**WORK ORDER:** I need the records below retyped exactly.
= = =
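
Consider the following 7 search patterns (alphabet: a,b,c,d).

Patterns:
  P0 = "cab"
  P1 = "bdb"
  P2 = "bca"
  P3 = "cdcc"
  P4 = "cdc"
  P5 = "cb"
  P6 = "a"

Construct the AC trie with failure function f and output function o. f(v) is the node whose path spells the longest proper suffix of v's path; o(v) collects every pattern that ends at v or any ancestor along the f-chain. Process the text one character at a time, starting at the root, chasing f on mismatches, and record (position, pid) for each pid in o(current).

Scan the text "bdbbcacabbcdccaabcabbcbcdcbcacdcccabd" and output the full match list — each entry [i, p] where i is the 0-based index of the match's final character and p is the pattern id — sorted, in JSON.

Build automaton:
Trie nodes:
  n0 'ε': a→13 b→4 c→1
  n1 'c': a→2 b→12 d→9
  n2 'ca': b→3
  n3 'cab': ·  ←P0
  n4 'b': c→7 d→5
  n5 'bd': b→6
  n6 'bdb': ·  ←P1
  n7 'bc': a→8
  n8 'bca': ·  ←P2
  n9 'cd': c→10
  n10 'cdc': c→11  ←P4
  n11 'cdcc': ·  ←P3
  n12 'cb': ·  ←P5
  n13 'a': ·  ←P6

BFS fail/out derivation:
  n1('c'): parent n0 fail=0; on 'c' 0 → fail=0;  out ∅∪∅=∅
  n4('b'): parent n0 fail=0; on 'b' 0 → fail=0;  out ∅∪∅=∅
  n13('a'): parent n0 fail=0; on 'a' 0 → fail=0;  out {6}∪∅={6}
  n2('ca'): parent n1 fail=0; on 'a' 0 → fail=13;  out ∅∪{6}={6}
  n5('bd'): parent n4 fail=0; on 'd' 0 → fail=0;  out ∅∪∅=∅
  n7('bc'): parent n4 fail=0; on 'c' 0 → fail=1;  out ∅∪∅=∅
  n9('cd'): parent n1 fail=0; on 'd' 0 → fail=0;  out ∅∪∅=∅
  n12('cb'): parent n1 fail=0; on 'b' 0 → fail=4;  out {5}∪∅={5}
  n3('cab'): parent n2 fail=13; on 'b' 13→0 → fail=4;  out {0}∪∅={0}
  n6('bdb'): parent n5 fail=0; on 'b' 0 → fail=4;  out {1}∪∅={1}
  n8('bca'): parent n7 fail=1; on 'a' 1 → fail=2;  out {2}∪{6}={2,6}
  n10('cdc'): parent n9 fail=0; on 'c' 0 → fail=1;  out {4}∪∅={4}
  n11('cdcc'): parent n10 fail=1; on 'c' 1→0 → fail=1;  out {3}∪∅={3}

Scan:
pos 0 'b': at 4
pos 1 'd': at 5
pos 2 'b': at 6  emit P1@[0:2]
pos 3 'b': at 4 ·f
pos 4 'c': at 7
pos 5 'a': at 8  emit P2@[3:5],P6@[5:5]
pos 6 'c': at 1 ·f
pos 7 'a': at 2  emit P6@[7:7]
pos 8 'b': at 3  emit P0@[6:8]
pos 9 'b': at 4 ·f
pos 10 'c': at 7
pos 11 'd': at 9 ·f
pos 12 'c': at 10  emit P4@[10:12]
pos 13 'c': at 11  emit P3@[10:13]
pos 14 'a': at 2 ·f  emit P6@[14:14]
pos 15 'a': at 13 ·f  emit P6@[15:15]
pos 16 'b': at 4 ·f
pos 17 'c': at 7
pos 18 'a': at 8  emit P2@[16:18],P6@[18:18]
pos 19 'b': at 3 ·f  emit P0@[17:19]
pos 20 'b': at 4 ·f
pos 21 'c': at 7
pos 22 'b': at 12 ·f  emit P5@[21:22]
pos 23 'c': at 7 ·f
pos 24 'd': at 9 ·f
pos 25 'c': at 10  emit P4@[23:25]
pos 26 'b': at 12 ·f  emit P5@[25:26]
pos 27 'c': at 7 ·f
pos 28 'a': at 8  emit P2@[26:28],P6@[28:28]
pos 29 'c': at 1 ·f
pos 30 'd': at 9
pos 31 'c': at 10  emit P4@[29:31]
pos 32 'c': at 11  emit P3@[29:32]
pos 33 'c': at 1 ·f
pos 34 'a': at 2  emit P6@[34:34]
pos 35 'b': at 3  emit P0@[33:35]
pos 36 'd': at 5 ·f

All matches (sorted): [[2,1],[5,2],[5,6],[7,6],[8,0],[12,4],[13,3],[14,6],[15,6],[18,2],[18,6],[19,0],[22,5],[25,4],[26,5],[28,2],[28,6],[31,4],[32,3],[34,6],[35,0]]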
= = =
**RESPONSE TO THE TASK:**
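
Consider the following 7 search patterns (alphabet: a,b,c,d).

Patterns:
  P0 = "cab"
  P1 = "bdb"
  P2 = "bca"
  P3 = "cdcc"
  P4 = "cdc"
  P5 = "cb"
  P6 = "a"

Construct the AC trie with failure function f and output function o. f(v) is the node whose path spells the longest proper suffix of v's path; o(v) collects every pattern that ends at v or any ancestor along the f-chain. Process the text one character at a time, starting at the root, chasing f on mismatches, and record (position, pid) for each pid in o(current).

Scan the text "bdbbcacabbcdccaabcabbcbcdcbcacdcccabd" and output the full match list — each entry [i, p] where i is the 0-based index of the match's final character and p is the pattern id — sorted, in JSON.

Build automaton:
Trie nodes:
  n0 'ε': a→13 b→4 c→1
  n1 'c': a→2 b→12 d→9
  n2 'ca': b→3
  n3 'cab': ·  ←P0
  n4 'b': c→7 d→5
  n5 'bd': b→6
  n6 'bdb': ·  ←P1
  n7 'bc': a→8
  n8 'bca': ·  ←P2
  n9 'cd': c→10
  n10 'cdc': c→11  ←P4
  n11 'cdcc': ·  ←P3
  n12 'cb': ·  ←P5
  n13 'a': ·  ←P6

BFS fail/out derivation:
  n1('c'): parent n0 fail=0; on 'c' 0 → fail=0;  out ∅∪∅=∅
  n4('b'): parent n0 fail=0; on 'b' 0 → fail=0;  out ∅∪∅=∅
  n13('a'): parent n0 fail=0; on 'a' 0 → fail=0;  out {6}∪∅={6}
  n2('ca'): parent n1 fail=0; on 'a' 0 → fail=13;  out ∅∪{6}={6}
  n5('bd'): parent n4 fail=0; on 'd' 0 → fail=0;  out ∅∪∅=∅
  n7('bc'): parent n4 fail=0; on 'c' 0 → fail=1;  out ∅∪∅=∅
  n9('cd'): parent n1 fail=0; on 'd' 0 → fail=0;  out ∅∪∅=∅
  n12('cb'): parent n1 fail=0; on 'b' 0 → fail=4;  out {5}∪∅={5}
  n3('cab'): parent n2 fail=13; on 'b' 13→0 → fail=4;  out {0}∪∅={0}
  n6('bdb'): parent n5 fail=0; on 'b' 0 → fail=4;  out {1}∪∅={1}
  n8('bca'): parent n7 fail=1; on 'a' 1 → fail=2;  out {2}∪{6}={2,6}
  n10('cdc'): parent n9 fail=0; on 'c' 0 → fail=1;  out {4}∪∅={4}
  n11('cdcc'): parent n10 fail=1; on 'c' 1→0 → fail=1;  out {3}∪∅={3}

Scan:
pos 0 'b': at 4
pos 1 'd': at 5
pos 2 'b': at 6  emit P1@[0:2]
pos 3 'b': at 4 ·f
pos 4 'c': at 7
pos 5 'a': at 8  emit P2@[3:5],P6@[5:5]
pos 6 'c': at 1 ·f
pos 7 'a': at 2  emit P6@[7:7]
pos 8 'b': at 3  emit P0@[6:8]
pos 9 'b': at 4 ·f
pos 10 'c': at 7
pos 11 'd': at 9 ·f
pos 12 'c': at 10  emit P4@[10:12]
pos 13 'c': at 11  emit P3@[10:13]
pos 14 'a': at 2 ·f  emit P6@[14:14]
pos 15 'a': at 13 ·f  emit P6@[15:15]
pos 16 'b': at 4 ·f
pos 17 'c': at 7
pos 18 'a': at 8  emit P2@[16:18],P6@[18:18]
pos 19 'b': at 3 ·f  emit P0@[17:19]
pos 20 'b': at 4 ·f
pos 21 'c': at 7
pos 22 'b': at 12 ·f  emit P5@[21:22]
pos 23 'c': at 7 ·f
pos 24 'd': at 9 ·f
pos 25 'c': at 10  emit P4@[23:25]
pos 26 'b': at 12 ·f  emit P5@[25:26]
pos 27 'c': at 7 ·f
pos 28 'a': at 8  emit P2@[26:28],P6@[28:28]
pos 29 'c': at 1 ·f
pos 30 'd': at 9
pos 31 'c': at 10  emit P4@[29:31]
pos 32 'c': at 11  emit P3@[29:32]
pos 33 'c': at 1 ·f
pos 34 'a': at 2  emit P6@[34:34]
pos 35 'b': at 3  emit P0@[33:35]
pos 36 'd': at 5 ·f

All matches (sorted): [[2,1],[5,2],[5,6],[7,6],[8,0],[12,4],[13,3],[14,6],[15,6],[18,2],[18,6],[19,0],[22,5],[25,4],[26,5],[28,2],[28,6],[31,4],[32,3],[34,6],[35,0]]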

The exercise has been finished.